Which of the lines below hold the word "based"? Pull each of them out.

Segment Start: Data to examine

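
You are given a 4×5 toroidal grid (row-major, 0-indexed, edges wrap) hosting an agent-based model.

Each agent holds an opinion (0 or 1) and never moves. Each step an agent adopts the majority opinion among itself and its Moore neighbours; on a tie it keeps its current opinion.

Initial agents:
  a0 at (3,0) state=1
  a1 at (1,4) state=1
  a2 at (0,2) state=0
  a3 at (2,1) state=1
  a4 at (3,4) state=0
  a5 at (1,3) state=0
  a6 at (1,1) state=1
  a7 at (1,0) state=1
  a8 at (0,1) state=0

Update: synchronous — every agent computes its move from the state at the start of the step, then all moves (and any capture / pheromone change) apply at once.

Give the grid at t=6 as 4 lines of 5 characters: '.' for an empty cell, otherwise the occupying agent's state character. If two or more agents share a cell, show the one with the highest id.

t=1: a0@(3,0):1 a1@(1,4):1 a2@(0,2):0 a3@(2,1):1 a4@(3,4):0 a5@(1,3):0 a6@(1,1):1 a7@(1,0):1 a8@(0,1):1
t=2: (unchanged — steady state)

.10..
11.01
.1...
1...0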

Segment End: Data to examine
Segment Start: Data to examine

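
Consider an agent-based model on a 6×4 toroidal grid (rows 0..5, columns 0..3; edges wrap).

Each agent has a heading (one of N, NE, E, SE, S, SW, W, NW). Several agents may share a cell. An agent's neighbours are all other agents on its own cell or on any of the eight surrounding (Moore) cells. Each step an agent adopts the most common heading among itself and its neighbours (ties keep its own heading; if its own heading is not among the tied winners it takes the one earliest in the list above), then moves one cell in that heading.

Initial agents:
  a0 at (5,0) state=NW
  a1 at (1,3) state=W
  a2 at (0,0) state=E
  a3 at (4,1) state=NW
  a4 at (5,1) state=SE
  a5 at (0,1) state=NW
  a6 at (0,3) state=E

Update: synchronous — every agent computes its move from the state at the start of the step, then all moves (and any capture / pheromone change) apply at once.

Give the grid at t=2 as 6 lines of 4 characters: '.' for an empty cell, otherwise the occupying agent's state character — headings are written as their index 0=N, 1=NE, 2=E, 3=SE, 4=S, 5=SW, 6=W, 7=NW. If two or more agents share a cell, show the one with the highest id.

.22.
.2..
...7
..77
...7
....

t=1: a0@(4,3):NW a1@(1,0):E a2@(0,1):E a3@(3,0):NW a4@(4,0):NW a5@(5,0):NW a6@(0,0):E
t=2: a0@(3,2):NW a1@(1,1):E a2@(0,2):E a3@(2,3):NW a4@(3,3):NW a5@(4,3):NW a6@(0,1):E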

Segment End: Data to examine

_Your response_
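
You are given a 4×5 toroidal grid (row-major, 0-indexed, edges wrap) hosting an agent-based model.
Consider an agent-based model on a 6×4 toroidal grid (rows 0..5, columns 0..3; edges wrap).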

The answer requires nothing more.